> **DATA FOR THIS TASK**:
= = =
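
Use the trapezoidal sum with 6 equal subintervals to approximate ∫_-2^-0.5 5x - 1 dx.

-10.875

Δx = (-0.5 − (-2))/6 = 0.25.
f(-2) = -11, f(-1.75) = -9.75, f(-1.5) = -8.5, f(-1.25) = -7.25, f(-1) = -6, f(-0.75) = -4.75, f(-0.5) = -3.5.
T_6 = (Δx/2)·[f(x_0) + 2f(x_1) + ... + 2f(x_{5}) + f(x_6)].
Sum = -10.875.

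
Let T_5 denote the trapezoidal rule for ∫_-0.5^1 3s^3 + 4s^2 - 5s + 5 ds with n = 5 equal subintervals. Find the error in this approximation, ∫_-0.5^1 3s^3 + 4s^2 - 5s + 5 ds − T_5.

Exact integral: ∫_-0.5^1 f(s) ds = 7.828125.
T_5 = 7.96875.
Error = 7.828125 − 7.96875 = -0.140625.

-0.140625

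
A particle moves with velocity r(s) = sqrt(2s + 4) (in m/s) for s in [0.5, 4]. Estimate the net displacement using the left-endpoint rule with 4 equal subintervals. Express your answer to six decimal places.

9.582284

Δs = (4 − 0.5)/4 = 0.875.
Left endpoints: 0.5, 1.375, 2.25, 3.125.
r(0.5) ≈ 2.236068, r(1.375) ≈ 2.598076, r(2.25) ≈ 2.915476, r(3.125) ≈ 3.201562.
Sum = Δs · [r(0.5) + r(1.375) + r(2.25) + r(3.125)].
Sum ≈ 9.582284.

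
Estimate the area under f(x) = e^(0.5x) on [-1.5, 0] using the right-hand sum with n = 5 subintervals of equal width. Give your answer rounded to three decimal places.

Δx = (0 − (-1.5))/5 = 0.3.
Right endpoints: -1.2, -0.9, -0.6, -0.3, 0.
f(-1.2) ≈ 0.549, f(-0.9) ≈ 0.638, f(-0.6) ≈ 0.741, f(-0.3) ≈ 0.861, f(0) ≈ 1.000.
Sum = Δx · [f(-1.2) + f(-0.9) + f(-0.6) + f(-0.3) + f(0)].
Sum ≈ 1.136.

1.136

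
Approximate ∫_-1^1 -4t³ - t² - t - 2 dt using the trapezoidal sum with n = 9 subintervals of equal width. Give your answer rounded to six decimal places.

-4.683128

Δt = (1 − (-1))/9 = 2/9.
f(-1) = 2, f(-7/9) = 40/729, f(-5/9) = -778/729, f(-1/3) = -44/27, f(-1/9) = -1382/729, f(1/9) = -1552/729, f(1/3) = -70/27, f(5/9) = -2588/729, f(7/9) = -3838/729, f(1) = -8.
T_9 = (Δt/2)·[f(t_0) + 2f(t_1) + ... + 2f(t_{8}) + f(t_9)].
Sum ≈ -4.683128.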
= = =
> **EXERCISE DIRECTIONS**:
Retype the material word for word. Add nothing to it.

> **WRITTEN RESPONSE**:
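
Use the trapezoidal sum with 6 equal subintervals to approximate ∫_-2^-0.5 5x - 1 dx.

-10.875

Δx = (-0.5 − (-2))/6 = 0.25.
f(-2) = -11, f(-1.75) = -9.75, f(-1.5) = -8.5, f(-1.25) = -7.25, f(-1) = -6, f(-0.75) = -4.75, f(-0.5) = -3.5.
T_6 = (Δx/2)·[f(x_0) + 2f(x_1) + ... + 2f(x_{5}) + f(x_6)].
Sum = -10.875.

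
Let T_5 denote the trapezoidal rule for ∫_-0.5^1 3s^3 + 4s^2 - 5s + 5 ds with n = 5 equal subintervals. Find the error in this approximation, ∫_-0.5^1 3s^3 + 4s^2 - 5s + 5 ds − T_5.

Exact integral: ∫_-0.5^1 f(s) ds = 7.828125.
T_5 = 7.96875.
Error = 7.828125 − 7.96875 = -0.140625.

-0.140625

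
A particle moves with velocity r(s) = sqrt(2s + 4) (in m/s) for s in [0.5, 4]. Estimate the net displacement using the left-endpoint rule with 4 equal subintervals. Express your answer to six decimal places.

9.582284

Δs = (4 − 0.5)/4 = 0.875.
Left endpoints: 0.5, 1.375, 2.25, 3.125.
r(0.5) ≈ 2.236068, r(1.375) ≈ 2.598076, r(2.25) ≈ 2.915476, r(3.125) ≈ 3.201562.
Sum = Δs · [r(0.5) + r(1.375) + r(2.25) + r(3.125)].
Sum ≈ 9.582284.

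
Estimate the area under f(x) = e^(0.5x) on [-1.5, 0] using the right-hand sum with n = 5 subintervals of equal width. Give your answer rounded to three decimal places.

Δx = (0 − (-1.5))/5 = 0.3.
Right endpoints: -1.2, -0.9, -0.6, -0.3, 0.
f(-1.2) ≈ 0.549, f(-0.9) ≈ 0.638, f(-0.6) ≈ 0.741, f(-0.3) ≈ 0.861, f(0) ≈ 1.000.
Sum = Δx · [f(-1.2) + f(-0.9) + f(-0.6) + f(-0.3) + f(0)].
Sum ≈ 1.136.

1.136

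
Approximate ∫_-1^1 -4t³ - t² - t - 2 dt using the trapezoidal sum with n = 9 subintervals of equal width. Give your answer rounded to six decimal places.

-4.683128

Δt = (1 − (-1))/9 = 2/9.
f(-1) = 2, f(-7/9) = 40/729, f(-5/9) = -778/729, f(-1/3) = -44/27, f(-1/9) = -1382/729, f(1/9) = -1552/729, f(1/3) = -70/27, f(5/9) = -2588/729, f(7/9) = -3838/729, f(1) = -8.
T_9 = (Δt/2)·[f(t_0) + 2f(t_1) + ... + 2f(t_{8}) + f(t_9)].
Sum ≈ -4.683128.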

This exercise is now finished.